Stored data
--- --- ---
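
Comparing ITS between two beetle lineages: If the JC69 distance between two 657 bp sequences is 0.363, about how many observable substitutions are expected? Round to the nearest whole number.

189

Invert JC69: p = (3/4)(1 − e^(−4d/3)) = 0.75 × (1 − e^(-0.484)) = 0.75 × (1 − 0.616313) = 0.287765.
Expected differing sites = pL ≈ 0.287765 × 657 = 189.061605 ≈ 189.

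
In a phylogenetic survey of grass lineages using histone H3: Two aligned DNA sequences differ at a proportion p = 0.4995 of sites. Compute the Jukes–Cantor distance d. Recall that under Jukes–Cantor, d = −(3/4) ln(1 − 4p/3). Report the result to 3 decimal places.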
--- --- ---
The response should be a verbatim transcription of the data.

## Answer section
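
Comparing ITS between two beetle lineages: If the JC69 distance between two 657 bp sequences is 0.363, about how many observable substitutions are expected? Round to the nearest whole number.

189

Invert JC69: p = (3/4)(1 − e^(−4d/3)) = 0.75 × (1 − e^(-0.484)) = 0.75 × (1 − 0.616313) = 0.287765.
Expected differing sites = pL ≈ 0.287765 × 657 = 189.061605 ≈ 189.

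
In a phylogenetic survey of grass lineages using histone H3: Two aligned DNA sequences differ at a proportion p = 0.4995 of sites. Compute the Jukes–Cantor distance d. Recall that under Jukes–Cantor, d = −(3/4) ln(1 − 4p/3). Report the result to 3 decimal places.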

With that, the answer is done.